Items from a dataset
-*-
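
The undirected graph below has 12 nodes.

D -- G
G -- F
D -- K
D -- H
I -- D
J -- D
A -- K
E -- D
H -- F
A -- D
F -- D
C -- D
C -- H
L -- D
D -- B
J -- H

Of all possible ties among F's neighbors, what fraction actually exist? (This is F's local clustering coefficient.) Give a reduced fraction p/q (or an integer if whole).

F's neighbors: D, G, and H (k = 3).
Possible neighbor pairs: C(3,2) = 3. Edges among them: D–G, D–H → e = 2.
Clustering(F) = 2/3.

2/3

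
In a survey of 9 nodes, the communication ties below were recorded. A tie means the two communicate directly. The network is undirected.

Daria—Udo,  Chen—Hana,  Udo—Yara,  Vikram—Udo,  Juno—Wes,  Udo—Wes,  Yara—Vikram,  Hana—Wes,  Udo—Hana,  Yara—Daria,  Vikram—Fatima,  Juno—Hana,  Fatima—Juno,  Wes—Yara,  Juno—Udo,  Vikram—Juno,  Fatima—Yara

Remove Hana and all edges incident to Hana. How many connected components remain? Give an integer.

2

Without Hana, the remaining ties split the others into: {Daria, Fatima, Juno, Udo, Vikram, Wes, Yara}; {Chen}.
That's 2 separate components.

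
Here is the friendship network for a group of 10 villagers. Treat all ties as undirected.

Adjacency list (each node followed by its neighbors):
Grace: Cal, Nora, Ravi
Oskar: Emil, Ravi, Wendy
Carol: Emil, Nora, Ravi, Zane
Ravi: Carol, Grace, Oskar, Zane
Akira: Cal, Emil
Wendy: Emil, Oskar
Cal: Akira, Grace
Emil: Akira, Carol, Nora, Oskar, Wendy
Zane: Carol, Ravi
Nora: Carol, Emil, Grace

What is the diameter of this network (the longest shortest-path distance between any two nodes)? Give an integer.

3

Eccentricity of each node (its greatest distance to any other): Akira:3, Cal:3, Carol:3, Emil:2, Grace:3, Nora:2, Oskar:3, Ravi:3, Wendy:3, Zane:3.
The maximum eccentricity is 3, realized for instance by the pair Ravi–Akira via Ravi – Grace – Cal – Akira. So the diameter is 3.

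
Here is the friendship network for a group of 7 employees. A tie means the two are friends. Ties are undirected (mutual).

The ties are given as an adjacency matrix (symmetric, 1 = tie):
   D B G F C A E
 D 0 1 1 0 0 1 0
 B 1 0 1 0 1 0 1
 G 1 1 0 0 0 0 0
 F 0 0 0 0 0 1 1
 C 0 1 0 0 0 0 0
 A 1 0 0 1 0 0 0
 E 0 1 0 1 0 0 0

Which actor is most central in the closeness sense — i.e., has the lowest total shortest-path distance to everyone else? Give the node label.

Farness (sum of distances to all others) for each node — A:11, B:8, C:13, D:9, E:10, F:12, G:11.
The smallest farness is 8, for B, so B has the highest closeness.

B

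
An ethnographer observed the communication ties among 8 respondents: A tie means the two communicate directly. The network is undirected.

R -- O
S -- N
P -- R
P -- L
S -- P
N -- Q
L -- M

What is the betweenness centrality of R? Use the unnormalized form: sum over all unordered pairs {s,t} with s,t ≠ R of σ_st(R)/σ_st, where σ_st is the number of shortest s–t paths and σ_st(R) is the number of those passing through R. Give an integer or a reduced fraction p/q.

Pairs whose geodesics pass through R — N–O: 1; M–O: 1; Q–O: 1; S–O: 1; L–O: 1; P–O: 1.
All other pairs contribute 0.
Summing the contributions gives betweenness(R) = 6.

6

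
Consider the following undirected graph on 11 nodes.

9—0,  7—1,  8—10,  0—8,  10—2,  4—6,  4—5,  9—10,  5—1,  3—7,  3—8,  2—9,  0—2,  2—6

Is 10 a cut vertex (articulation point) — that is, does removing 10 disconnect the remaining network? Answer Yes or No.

No

Even without 10, every remaining node can still reach every other (the residual graph is connected), so 10 is not a cut vertex.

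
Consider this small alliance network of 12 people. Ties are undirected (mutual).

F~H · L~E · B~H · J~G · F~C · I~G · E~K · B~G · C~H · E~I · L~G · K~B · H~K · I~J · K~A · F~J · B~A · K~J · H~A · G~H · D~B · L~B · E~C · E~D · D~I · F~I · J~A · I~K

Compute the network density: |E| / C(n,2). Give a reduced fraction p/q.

14/33

There are 28 edges and 12 nodes, so the maximum possible is C(12,2) = 66.
Density = 28/66 = 14/33.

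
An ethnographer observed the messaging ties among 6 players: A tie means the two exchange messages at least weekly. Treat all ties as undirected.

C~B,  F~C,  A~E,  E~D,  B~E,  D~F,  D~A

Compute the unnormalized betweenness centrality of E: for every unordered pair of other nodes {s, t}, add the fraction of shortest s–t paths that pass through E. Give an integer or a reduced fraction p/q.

Pairs whose geodesics pass through E — A–B: 1; A–C: 1/2; B–D: 1.
All other pairs contribute 0.
Summing the contributions gives betweenness(E) = 5/2.

5/2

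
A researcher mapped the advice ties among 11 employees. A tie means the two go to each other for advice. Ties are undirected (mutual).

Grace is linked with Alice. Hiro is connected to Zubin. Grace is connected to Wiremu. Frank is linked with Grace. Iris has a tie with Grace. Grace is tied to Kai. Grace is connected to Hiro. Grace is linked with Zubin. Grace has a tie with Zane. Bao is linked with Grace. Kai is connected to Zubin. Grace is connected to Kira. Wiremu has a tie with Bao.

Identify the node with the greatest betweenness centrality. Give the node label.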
-*-
> **What is required**: Only the lines from the one containing "An ethnographer observed the messaging" through the end of the data above are wanted, both ends included; restate them word for word.

> **Task output**:
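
An ethnographer observed the messaging ties among 6 players: A tie means the two exchange messages at least weekly. Treat all ties as undirected.

C~B,  F~C,  A~E,  E~D,  B~E,  D~F,  D~A

Compute the unnormalized betweenness centrality of E: for every unordered pair of other nodes {s, t}, add the fraction of shortest s–t paths that pass through E. Give an integer or a reduced fraction p/q.

Pairs whose geodesics pass through E — A–B: 1; A–C: 1/2; B–D: 1.
All other pairs contribute 0.
Summing the contributions gives betweenness(E) = 5/2.

5/2

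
A researcher mapped the advice ties among 11 employees. A tie means the two go to each other for advice. Ties are undirected (mutual).

Grace is linked with Alice. Hiro is connected to Zubin. Grace is connected to Wiremu. Frank is linked with Grace. Iris has a tie with Grace. Grace is tied to Kai. Grace is connected to Hiro. Grace is linked with Zubin. Grace has a tie with Zane. Bao is linked with Grace. Kai is connected to Zubin. Grace is connected to Kira. Wiremu has a tie with Bao.

Identify the node with the greatest betweenness centrality. Give the node label.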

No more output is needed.